> _Exercise material_:
——————————

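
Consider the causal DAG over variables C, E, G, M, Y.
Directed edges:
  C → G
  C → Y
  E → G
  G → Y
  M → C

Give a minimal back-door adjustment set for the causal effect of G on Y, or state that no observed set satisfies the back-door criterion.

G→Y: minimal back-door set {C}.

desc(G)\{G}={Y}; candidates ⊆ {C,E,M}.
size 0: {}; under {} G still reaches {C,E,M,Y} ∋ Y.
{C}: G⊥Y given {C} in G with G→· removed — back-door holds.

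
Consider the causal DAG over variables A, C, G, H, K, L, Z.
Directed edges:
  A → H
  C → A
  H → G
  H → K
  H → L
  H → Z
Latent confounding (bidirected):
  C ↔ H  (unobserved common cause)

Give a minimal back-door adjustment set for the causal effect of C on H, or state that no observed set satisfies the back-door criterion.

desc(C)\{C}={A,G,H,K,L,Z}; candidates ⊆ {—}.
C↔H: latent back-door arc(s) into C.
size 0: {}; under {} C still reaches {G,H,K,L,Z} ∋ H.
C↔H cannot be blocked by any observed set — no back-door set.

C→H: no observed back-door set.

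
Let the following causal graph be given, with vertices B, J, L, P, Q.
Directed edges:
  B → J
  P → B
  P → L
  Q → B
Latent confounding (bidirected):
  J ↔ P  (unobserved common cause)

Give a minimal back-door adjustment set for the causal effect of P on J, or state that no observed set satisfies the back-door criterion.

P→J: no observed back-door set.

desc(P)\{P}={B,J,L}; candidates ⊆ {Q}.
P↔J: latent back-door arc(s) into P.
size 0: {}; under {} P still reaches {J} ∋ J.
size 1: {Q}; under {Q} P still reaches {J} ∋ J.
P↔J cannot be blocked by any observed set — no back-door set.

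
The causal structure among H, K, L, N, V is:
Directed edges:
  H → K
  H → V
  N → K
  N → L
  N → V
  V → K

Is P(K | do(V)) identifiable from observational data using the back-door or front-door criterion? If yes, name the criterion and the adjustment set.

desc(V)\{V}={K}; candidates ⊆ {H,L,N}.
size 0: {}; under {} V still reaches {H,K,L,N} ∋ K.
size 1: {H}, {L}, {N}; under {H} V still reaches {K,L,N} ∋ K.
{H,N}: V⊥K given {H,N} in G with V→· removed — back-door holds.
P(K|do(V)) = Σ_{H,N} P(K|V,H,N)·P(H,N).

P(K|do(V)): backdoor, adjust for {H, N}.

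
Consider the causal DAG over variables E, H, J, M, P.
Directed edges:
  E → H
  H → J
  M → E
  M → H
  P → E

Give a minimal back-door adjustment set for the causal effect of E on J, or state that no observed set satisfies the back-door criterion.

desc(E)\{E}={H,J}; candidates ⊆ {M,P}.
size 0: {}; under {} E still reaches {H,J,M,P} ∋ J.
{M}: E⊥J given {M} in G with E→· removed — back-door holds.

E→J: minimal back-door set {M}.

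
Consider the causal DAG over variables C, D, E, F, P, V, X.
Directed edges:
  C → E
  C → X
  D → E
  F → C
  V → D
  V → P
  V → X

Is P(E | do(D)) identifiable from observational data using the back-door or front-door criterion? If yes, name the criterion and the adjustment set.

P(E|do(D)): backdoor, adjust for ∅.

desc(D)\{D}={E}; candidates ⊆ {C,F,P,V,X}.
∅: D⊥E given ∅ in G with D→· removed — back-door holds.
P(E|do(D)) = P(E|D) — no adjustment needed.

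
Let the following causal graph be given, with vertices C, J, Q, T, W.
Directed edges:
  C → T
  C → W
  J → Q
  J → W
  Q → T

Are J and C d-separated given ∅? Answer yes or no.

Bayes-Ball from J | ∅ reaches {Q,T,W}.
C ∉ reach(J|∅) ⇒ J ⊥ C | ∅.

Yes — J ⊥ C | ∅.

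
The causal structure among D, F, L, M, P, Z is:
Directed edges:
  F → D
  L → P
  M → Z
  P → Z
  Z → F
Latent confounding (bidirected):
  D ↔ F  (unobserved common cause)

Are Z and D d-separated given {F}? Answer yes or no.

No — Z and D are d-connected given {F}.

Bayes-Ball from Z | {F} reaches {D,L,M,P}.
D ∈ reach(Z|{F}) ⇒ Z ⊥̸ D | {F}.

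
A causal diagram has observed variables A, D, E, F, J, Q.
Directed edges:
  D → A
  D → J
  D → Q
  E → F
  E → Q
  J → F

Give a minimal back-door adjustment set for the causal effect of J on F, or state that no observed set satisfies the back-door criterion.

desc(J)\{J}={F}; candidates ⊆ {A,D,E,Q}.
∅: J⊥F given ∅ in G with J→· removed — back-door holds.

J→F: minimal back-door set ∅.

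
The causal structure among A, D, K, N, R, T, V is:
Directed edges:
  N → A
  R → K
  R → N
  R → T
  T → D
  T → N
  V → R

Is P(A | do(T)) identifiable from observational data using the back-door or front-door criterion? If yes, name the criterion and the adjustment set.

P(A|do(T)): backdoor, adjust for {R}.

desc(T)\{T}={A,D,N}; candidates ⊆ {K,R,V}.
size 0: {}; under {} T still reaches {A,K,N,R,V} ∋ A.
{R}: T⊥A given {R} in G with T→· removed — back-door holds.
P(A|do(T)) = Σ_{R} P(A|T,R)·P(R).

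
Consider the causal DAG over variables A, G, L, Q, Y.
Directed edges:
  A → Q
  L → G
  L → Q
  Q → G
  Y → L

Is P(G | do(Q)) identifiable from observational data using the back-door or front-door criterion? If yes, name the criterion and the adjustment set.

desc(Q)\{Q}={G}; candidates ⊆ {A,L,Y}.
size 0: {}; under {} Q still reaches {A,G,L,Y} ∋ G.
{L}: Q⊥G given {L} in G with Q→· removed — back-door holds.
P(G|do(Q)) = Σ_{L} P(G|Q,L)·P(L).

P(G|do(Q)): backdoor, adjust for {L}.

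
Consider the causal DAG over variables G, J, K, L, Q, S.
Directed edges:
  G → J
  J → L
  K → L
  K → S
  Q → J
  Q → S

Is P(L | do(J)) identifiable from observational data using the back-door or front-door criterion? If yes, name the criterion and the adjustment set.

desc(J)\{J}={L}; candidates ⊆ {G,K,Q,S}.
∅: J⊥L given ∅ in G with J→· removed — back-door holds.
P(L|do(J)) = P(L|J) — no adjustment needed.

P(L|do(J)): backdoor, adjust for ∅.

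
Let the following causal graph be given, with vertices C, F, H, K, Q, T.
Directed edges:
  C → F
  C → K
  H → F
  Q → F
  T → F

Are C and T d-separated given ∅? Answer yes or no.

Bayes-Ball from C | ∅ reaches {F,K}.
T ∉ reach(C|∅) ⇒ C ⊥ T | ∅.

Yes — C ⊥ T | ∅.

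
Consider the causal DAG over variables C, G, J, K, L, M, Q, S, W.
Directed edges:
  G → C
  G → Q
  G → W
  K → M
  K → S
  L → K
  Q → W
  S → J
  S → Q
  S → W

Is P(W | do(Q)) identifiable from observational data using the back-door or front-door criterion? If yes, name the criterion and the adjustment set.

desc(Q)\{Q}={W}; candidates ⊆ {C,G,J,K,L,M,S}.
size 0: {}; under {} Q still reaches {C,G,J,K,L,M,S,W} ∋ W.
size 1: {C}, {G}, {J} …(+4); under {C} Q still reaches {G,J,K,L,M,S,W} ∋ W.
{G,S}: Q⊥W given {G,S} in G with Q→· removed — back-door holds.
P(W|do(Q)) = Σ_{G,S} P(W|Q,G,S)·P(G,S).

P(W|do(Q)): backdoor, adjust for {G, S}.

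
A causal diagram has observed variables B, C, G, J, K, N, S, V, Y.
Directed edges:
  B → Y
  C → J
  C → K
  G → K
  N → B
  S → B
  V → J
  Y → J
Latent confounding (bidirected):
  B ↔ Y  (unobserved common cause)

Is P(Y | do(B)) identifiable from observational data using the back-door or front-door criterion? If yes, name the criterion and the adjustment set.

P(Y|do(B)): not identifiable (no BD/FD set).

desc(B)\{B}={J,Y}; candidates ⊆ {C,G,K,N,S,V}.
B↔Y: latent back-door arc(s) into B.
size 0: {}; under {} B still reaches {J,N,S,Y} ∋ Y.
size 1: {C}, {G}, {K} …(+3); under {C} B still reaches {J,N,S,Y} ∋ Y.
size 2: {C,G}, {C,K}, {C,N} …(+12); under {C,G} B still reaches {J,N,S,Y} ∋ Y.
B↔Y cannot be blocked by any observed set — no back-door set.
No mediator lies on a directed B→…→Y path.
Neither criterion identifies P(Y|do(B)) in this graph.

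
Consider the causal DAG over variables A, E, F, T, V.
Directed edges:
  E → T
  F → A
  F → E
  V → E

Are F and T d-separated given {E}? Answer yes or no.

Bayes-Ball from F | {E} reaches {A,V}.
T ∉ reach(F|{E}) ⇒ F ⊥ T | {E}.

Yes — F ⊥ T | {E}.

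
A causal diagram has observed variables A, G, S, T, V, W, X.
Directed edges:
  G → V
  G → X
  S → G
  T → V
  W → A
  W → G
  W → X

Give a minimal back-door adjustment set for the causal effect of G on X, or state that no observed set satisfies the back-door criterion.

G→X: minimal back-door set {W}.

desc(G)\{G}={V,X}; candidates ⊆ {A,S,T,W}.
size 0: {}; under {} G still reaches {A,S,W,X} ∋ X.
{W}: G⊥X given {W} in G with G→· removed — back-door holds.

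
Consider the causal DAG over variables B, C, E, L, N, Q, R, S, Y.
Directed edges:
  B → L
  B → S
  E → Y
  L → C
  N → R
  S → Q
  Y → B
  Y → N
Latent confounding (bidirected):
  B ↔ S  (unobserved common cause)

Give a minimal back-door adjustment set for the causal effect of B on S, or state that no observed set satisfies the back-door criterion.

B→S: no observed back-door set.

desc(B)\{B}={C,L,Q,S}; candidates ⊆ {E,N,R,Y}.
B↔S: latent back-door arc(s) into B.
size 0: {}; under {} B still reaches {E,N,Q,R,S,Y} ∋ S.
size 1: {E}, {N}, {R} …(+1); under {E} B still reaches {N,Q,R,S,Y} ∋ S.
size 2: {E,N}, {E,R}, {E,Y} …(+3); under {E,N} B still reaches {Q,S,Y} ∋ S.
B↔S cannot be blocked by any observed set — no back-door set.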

——————————

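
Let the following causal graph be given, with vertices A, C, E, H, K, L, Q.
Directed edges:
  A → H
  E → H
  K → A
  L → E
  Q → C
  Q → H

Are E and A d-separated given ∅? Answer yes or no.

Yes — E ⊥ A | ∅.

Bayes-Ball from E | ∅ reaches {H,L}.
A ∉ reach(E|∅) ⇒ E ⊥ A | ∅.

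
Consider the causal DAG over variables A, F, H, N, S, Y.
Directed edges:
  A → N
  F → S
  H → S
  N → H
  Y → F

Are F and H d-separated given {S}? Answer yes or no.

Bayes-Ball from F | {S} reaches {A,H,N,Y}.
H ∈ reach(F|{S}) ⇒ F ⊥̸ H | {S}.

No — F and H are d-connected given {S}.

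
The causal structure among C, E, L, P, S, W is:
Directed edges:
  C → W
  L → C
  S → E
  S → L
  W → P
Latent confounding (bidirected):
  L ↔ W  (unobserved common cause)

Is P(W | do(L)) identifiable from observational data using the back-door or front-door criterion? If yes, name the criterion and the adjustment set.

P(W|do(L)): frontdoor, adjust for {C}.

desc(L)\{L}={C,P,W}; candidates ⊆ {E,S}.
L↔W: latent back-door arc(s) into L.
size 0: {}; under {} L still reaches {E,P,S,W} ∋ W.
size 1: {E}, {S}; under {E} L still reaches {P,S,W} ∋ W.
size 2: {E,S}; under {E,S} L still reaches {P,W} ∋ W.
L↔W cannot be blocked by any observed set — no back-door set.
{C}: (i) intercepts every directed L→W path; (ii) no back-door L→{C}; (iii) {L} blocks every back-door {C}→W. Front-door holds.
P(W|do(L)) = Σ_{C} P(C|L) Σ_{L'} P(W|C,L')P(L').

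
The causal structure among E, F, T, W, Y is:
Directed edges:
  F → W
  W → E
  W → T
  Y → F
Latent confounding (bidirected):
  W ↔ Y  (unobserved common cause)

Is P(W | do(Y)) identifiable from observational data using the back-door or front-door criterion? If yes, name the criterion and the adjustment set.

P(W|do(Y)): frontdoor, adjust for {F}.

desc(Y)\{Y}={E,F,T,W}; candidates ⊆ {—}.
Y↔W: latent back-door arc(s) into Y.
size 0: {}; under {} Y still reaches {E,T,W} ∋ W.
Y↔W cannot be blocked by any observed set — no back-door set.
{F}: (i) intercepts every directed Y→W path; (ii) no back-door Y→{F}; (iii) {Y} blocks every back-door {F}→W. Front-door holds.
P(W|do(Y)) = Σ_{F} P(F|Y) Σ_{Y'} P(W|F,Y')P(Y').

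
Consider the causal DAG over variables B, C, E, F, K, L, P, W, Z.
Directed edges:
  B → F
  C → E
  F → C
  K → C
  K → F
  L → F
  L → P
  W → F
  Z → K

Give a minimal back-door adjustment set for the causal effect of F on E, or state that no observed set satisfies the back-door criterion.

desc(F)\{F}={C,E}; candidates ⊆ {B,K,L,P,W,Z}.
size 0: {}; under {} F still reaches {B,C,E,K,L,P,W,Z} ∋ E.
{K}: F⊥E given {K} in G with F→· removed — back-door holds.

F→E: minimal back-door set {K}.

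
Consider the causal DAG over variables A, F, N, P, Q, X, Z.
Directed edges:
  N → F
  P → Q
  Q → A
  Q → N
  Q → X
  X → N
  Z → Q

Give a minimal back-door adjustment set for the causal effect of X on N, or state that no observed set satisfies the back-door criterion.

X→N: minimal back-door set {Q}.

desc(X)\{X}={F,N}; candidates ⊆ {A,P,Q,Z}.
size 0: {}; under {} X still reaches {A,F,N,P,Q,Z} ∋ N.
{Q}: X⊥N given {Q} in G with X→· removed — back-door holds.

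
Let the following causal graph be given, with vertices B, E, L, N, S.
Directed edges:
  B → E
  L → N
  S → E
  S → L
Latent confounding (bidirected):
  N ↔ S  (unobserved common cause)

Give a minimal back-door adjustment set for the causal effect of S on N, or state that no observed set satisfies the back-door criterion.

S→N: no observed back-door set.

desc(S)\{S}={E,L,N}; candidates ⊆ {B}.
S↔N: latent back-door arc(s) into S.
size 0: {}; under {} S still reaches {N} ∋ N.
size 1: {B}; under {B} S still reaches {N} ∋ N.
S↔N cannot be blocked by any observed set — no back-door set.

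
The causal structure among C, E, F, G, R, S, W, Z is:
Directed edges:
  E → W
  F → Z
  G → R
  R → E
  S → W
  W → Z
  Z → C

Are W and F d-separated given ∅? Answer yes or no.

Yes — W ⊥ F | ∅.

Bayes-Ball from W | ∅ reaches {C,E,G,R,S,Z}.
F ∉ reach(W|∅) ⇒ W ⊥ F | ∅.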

——————————

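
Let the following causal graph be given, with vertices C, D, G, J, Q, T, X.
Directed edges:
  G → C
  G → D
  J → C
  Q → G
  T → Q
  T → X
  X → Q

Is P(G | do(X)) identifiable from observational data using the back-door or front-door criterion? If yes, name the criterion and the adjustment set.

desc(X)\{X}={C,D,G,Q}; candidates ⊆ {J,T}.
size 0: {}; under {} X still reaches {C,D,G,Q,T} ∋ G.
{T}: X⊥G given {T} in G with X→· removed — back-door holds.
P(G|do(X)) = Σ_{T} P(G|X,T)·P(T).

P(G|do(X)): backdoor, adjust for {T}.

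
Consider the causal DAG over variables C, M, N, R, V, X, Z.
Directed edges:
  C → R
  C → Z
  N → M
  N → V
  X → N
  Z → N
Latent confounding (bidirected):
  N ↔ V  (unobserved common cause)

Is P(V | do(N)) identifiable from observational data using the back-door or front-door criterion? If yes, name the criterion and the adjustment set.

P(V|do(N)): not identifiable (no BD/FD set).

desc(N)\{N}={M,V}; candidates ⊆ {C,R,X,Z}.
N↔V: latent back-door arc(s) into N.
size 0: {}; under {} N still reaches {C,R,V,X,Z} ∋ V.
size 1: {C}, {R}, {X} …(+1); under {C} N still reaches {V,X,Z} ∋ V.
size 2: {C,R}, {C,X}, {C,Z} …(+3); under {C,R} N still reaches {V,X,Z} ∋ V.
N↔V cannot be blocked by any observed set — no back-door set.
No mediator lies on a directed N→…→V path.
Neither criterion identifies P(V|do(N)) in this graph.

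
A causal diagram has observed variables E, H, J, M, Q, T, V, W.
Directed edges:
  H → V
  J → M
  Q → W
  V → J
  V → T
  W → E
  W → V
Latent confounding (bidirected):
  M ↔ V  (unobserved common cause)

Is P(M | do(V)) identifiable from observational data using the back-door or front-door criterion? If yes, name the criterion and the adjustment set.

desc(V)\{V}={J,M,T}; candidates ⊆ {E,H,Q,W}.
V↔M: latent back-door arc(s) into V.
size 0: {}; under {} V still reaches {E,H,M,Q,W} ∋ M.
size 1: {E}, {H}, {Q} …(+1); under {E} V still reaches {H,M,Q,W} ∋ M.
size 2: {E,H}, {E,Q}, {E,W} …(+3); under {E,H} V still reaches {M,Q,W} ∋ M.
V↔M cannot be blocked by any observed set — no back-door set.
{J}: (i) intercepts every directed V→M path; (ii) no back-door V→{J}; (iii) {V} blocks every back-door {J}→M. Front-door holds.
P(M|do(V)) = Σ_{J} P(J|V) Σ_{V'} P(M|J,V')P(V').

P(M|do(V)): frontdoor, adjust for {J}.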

——————————

> _What to produce_: Each line containing the word "following" needs to be copied from the data above.

> _Response to the task_:
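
Let the following causal graph be given, with vertices B, J, L, P, Q.
Let the following causal graph be given, with vertices C, J, Q, T, W.
Let the following causal graph be given, with vertices C, F, H, K, Q, T.
Let the following causal graph be given, with vertices A, C, E, H, K, L, Q.
Let the following causal graph be given, with vertices B, E, L, N, S.
Let the following causal graph be given, with vertices C, D, G, J, Q, T, X.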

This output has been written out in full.